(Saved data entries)
☆ ☆ ☆ ☆ ☆

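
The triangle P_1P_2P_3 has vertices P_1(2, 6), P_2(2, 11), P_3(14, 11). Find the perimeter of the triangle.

30

|P_1P_2| = √((0)² + (5)²) = √25 = 5
|P_2P_3| = √((12)² + (0)²) = √144 = 12
|P_3P_1| = √((-12)² + (-5)²) = √169 = 13
Perimeter = 5 + 12 + 13 = 30.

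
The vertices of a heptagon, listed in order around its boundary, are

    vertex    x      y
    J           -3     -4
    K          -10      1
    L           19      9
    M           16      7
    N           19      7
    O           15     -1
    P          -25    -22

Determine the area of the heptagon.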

☆ ☆ ☆ ☆ ☆

Required work:
Every record above needs to be given again exactly.

Task result:
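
The triangle P_1P_2P_3 has vertices P_1(2, 6), P_2(2, 11), P_3(14, 11). Find the perimeter of the triangle.

30

|P_1P_2| = √((0)² + (5)²) = √25 = 5
|P_2P_3| = √((12)² + (0)²) = √144 = 12
|P_3P_1| = √((-12)² + (-5)²) = √169 = 13
Perimeter = 5 + 12 + 13 = 30.

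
The vertices of a heptagon, listed in order around its boundary, are

    vertex    x      y
    J           -3     -4
    K          -10      1
    L           19      9
    M           16      7
    N           19      7
    O           15     -1
    P          -25    -22

Determine the area of the heptagon.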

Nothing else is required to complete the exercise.